▶ _Task requirements_:
Only the number is needed: how many lines in the entries below contain the string "gives"?

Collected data
============

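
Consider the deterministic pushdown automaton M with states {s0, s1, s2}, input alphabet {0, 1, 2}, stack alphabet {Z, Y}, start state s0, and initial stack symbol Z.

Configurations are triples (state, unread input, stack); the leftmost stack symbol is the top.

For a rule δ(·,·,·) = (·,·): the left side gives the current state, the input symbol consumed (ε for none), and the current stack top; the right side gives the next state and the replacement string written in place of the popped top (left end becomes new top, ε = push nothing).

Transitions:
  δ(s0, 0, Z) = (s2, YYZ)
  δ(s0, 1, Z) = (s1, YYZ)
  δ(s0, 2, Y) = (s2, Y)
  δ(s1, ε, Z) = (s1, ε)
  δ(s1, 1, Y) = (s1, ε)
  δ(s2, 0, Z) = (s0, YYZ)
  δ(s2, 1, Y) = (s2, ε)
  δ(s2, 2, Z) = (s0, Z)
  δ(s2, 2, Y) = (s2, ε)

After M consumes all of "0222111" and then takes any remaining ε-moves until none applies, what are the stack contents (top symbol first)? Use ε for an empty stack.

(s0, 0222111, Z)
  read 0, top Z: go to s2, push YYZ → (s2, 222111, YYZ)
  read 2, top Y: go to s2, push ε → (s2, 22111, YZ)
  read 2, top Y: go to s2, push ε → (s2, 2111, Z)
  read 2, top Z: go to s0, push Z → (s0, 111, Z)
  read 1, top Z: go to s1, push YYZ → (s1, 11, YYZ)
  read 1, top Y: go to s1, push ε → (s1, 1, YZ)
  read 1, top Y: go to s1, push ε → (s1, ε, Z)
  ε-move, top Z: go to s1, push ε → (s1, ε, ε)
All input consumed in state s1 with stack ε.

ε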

============

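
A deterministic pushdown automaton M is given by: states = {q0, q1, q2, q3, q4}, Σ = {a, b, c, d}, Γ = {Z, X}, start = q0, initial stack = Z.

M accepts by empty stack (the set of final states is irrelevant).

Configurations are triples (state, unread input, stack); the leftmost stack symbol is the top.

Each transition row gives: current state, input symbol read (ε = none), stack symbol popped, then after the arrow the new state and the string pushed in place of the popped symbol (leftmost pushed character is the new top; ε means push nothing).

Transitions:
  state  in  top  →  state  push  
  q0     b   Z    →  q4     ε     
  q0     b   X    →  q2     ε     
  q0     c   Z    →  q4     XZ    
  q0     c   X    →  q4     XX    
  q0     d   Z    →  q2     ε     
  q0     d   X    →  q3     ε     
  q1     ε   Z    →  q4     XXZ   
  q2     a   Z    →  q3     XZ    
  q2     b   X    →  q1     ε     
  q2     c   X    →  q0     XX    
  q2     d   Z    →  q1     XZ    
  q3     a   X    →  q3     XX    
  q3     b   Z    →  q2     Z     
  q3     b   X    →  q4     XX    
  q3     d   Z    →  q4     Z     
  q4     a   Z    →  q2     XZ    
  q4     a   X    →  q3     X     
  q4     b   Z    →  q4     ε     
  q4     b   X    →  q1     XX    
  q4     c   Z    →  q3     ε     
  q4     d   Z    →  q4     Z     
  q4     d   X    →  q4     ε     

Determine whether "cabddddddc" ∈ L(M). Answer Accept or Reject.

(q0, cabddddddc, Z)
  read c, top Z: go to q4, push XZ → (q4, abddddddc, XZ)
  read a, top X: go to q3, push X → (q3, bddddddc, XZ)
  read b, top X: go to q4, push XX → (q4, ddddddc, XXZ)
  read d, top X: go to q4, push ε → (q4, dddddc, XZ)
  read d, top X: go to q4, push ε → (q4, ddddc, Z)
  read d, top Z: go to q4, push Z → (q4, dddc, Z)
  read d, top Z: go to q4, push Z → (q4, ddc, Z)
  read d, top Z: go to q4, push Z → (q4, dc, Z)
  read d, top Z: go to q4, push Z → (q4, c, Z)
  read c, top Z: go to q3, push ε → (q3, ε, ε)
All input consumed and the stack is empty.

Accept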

============

▶ _Solution to this task_:
2